- **Instructions to follow**:
Write out, please, the lines from the beginning of the material to the line with "The reviewing court", including both ends and nothing else.

- **Data in this exercise**:

********************

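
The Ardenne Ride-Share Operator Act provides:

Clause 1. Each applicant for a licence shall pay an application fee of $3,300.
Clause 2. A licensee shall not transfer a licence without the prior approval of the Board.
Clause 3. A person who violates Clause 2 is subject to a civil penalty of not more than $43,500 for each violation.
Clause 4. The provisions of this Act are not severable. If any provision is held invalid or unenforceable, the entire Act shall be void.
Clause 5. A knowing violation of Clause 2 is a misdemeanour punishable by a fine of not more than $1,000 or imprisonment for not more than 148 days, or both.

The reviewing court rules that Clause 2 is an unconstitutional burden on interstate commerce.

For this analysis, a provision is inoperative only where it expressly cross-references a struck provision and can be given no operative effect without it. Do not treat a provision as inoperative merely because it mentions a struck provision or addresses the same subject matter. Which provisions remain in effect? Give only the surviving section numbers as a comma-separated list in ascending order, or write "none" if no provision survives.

Clause 2 is struck. The only function of Clause 3 is the civil penalty for violating Clause 2, so it cannot stand once Clause 2 is removed. The only function of Clause 5 is the criminal penalty for violating Clause 2, so it cannot stand once Clause 2 is removed. Clause 4 provides that the Act is not severable, so the invalidity of any one provision voids the entire Act. No provision of the Act survives.

none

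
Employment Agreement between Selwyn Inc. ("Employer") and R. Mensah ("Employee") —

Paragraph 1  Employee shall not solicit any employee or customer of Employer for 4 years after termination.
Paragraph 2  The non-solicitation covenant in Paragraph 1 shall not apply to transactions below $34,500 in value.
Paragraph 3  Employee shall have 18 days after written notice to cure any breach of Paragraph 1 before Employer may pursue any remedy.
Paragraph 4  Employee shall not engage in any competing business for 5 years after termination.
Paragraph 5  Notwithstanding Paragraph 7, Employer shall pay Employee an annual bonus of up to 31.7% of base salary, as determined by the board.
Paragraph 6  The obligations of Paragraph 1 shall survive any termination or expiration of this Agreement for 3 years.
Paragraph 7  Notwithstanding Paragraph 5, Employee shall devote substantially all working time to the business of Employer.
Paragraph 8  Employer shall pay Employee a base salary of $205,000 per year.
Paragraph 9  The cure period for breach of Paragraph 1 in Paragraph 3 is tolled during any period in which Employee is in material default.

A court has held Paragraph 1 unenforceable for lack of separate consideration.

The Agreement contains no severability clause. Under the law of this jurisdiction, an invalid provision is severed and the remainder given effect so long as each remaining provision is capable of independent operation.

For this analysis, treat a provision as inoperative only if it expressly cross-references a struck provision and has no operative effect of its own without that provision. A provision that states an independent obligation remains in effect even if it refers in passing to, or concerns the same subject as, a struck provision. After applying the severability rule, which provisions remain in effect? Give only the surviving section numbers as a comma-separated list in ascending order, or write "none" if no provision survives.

4, 5, 7, 8

Paragraph 1 is struck. Paragraph 2 has no operative effect of its own apart from Paragraph 1 and is therefore inoperative. Paragraph 3 operates only by reference to Paragraph 1, so it falls with Paragraph 1. The only function of Paragraph 6 is the survival period for Paragraph 1, so it cannot stand once Paragraph 1 is removed. The whole of Paragraph 9 is the tolling of the cure period for breach of Paragraph 1, defined by reference to Paragraph 3, so Paragraph 9 cannot stand once Paragraph 3 is removed. With no severability clause, the stated default rule severs what cannot stand and enforces each remaining provision that can operate on its own. The provisions still in force are Paragraph 4, Paragraph 5, Paragraph 7, and Paragraph 8.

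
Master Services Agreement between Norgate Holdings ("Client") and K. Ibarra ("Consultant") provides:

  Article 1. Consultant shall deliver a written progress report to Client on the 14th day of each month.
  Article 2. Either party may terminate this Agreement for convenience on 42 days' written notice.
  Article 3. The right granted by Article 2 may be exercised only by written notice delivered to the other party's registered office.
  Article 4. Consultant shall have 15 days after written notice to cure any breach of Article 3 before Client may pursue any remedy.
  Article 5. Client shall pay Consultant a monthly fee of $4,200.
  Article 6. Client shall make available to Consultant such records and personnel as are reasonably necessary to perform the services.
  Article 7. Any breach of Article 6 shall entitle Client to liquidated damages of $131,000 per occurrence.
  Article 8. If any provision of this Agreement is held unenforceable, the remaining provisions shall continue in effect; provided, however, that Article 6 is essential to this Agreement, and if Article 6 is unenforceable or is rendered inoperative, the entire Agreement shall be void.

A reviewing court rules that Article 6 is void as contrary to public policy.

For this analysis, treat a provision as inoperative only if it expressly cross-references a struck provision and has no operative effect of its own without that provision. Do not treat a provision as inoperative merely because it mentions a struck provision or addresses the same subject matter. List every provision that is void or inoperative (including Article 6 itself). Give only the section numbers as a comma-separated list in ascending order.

Article 6 is struck. Article 7 operates only by reference to Article 6, so it falls with Article 6. Article 8 makes Article 6 an essential term, and Article 6 is the provision held invalid; under Article 8, the entire Agreement is therefore void. No provision of the Agreement survives.

1, 2, 3, 4, 5, 6, 7, 8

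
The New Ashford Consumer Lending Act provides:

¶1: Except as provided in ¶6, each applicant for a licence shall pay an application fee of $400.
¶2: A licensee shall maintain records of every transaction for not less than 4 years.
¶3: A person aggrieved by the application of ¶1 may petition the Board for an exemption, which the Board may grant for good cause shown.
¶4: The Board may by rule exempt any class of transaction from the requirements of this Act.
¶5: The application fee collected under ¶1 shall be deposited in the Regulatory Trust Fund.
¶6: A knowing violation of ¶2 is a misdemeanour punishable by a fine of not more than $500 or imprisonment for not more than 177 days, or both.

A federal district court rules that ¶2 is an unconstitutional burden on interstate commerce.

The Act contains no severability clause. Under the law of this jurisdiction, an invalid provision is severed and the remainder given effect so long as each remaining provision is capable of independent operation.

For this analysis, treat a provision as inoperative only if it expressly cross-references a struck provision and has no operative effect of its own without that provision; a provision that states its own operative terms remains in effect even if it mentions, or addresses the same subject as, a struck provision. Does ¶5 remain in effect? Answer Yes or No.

Yes

¶2 is struck. ¶6 operates only by reference to ¶2, so it falls with ¶2. ¶1 mentions ¶6 but its own obligation stands independently of ¶6, so ¶1 is not affected. Under the stated default rule, only provisions that cannot operate independently fall away; the rest are enforced. ¶1, ¶3, ¶4, and ¶5 remain in effect. ¶5 is among the surviving provisions, so the answer is yes.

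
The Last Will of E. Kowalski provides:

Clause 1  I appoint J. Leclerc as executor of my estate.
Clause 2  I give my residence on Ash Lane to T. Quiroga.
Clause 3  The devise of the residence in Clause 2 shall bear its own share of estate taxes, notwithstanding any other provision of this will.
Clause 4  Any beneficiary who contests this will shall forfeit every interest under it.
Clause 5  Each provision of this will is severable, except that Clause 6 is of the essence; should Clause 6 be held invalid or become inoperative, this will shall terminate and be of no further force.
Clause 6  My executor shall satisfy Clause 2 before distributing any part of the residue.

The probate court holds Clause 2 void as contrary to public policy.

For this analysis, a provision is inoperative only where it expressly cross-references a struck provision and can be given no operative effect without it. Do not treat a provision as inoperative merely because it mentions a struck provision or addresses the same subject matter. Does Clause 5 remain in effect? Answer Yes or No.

Clause 2 is struck. Clause 3 operates only by reference to Clause 2, so it falls with Clause 2. Clause 6 merely fixes the priority direction for Clause 2; with Clause 2 gone it has nothing to operate on and falls away. Clause 5 makes Clause 6 an essential term, and Clause 6 has been rendered inoperative by the cascade; under Clause 5, the entire will is therefore void. No provision of the will survives. Clause 5 is among the inoperative provisions, so the answer is no.

No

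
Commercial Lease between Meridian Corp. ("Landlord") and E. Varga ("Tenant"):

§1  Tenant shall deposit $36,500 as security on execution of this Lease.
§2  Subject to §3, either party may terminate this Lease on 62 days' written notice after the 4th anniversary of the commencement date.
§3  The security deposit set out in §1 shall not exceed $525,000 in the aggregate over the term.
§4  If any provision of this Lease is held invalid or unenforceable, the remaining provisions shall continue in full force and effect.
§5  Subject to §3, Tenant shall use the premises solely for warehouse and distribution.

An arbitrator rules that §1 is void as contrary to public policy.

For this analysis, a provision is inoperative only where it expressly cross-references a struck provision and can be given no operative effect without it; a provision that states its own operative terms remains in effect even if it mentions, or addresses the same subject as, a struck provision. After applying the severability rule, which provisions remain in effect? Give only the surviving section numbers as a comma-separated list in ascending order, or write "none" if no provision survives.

§1 is struck. §3 has no operative effect of its own apart from §1 and is therefore inoperative. §5 mentions §3 but its own obligation stands independently of §3, so §5 is not affected. Although §2 refers to §3, its operative terms do not depend on §3, so it remains in effect. Under the severability clause in §4, the remaining provisions continue in force. §2, §4, and §5 remain in effect.

2, 4, 5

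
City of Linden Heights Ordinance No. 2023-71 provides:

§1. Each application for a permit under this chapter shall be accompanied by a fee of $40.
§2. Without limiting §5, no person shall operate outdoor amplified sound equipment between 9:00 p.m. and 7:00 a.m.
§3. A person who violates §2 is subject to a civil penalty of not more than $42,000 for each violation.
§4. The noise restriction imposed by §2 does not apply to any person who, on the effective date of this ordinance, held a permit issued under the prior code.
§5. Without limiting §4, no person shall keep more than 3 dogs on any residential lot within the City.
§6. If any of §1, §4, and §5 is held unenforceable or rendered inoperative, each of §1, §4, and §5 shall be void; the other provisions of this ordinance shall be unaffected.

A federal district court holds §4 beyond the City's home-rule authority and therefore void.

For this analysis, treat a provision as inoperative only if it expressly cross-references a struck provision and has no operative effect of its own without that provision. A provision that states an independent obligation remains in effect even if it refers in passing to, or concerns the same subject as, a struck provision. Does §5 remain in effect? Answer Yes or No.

§4 is struck. §2 mentions §5 but its own obligation stands independently of §5, so §2 is not affected. Nothing else in the ordinance is defined by reference to §4. §6 declares §1, §4, and §5 mutually dependent; since one of them has fallen, all of them are of no effect. That brings down §1 and §5 as well. The remainder continues in force under §6. §2, §3, and §6 remain in effect. §5 is among the inoperative provisions, so the answer is no.

No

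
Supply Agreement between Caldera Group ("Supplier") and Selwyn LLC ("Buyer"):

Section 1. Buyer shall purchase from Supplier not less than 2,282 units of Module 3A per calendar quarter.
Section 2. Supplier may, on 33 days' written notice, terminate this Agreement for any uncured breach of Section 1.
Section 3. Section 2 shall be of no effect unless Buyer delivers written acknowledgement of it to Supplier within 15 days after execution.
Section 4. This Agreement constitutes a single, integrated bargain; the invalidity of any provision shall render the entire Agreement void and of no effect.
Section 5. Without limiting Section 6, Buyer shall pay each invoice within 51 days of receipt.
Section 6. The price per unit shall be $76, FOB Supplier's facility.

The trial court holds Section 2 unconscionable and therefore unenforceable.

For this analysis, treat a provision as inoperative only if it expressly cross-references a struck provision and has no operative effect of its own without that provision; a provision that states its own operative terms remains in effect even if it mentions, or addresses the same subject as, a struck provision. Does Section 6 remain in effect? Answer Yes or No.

Section 2 is struck. Section 3 has no operative effect of its own apart from Section 2 and is therefore inoperative. Section 4 provides that the Agreement is not severable, so the invalidity of any one provision voids the entire Agreement. No provision of the Agreement survives. Section 6 is among the inoperative provisions, so the answer is no.

No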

********************

- **Answer to this task**:
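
The Ardenne Ride-Share Operator Act provides:

Clause 1. Each applicant for a licence shall pay an application fee of $3,300.
Clause 2. A licensee shall not transfer a licence without the prior approval of the Board.
Clause 3. A person who violates Clause 2 is subject to a civil penalty of not more than $43,500 for each violation.
Clause 4. The provisions of this Act are not severable. If any provision is held invalid or unenforceable, the entire Act shall be void.
Clause 5. A knowing violation of Clause 2 is a misdemeanour punishable by a fine of not more than $1,000 or imprisonment for not more than 148 days, or both.

The reviewing court rules that Clause 2 is an unconstitutional burden on interstate commerce.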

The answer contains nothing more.